ASSIGNMENT:
Set out exactly every line of the entries below, starting at the line that holds "List the next two departures." and stopping after the line that holds "- August 30, 2030".

SUPPLIED ENTRIES:
——

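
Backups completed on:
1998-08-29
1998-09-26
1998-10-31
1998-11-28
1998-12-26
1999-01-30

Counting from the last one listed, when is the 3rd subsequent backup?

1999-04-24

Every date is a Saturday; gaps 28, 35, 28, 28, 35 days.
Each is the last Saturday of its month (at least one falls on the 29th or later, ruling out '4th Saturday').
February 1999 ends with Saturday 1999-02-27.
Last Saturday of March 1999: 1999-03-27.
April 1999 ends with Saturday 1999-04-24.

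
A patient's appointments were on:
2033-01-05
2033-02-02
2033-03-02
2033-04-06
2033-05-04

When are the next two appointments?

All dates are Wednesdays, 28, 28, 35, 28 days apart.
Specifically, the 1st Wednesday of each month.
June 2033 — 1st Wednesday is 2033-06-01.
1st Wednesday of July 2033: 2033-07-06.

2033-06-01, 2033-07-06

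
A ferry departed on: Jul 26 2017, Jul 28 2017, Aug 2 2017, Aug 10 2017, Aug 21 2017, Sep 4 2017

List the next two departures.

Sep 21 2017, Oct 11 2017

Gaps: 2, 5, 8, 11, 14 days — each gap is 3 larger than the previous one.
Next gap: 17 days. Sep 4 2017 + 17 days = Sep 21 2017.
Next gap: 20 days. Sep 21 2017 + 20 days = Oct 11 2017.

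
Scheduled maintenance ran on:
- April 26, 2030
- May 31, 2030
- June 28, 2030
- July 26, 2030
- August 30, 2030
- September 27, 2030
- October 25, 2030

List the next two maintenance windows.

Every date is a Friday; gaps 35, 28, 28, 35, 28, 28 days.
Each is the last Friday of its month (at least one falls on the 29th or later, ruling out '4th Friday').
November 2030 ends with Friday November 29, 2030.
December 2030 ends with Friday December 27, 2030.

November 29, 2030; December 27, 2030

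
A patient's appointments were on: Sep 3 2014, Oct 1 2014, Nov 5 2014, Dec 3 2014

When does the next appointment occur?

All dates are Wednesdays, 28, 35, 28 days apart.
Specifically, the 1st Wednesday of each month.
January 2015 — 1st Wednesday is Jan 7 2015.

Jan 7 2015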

——

EXERCISE ANSWER:
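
List the next two departures.

Sep 21 2017, Oct 11 2017

Gaps: 2, 5, 8, 11, 14 days — each gap is 3 larger than the previous one.
Next gap: 17 days. Sep 4 2017 + 17 days = Sep 21 2017.
Next gap: 20 days. Sep 21 2017 + 20 days = Oct 11 2017.

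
Scheduled maintenance ran on:
- April 26, 2030
- May 31, 2030
- June 28, 2030
- July 26, 2030
- August 30, 2030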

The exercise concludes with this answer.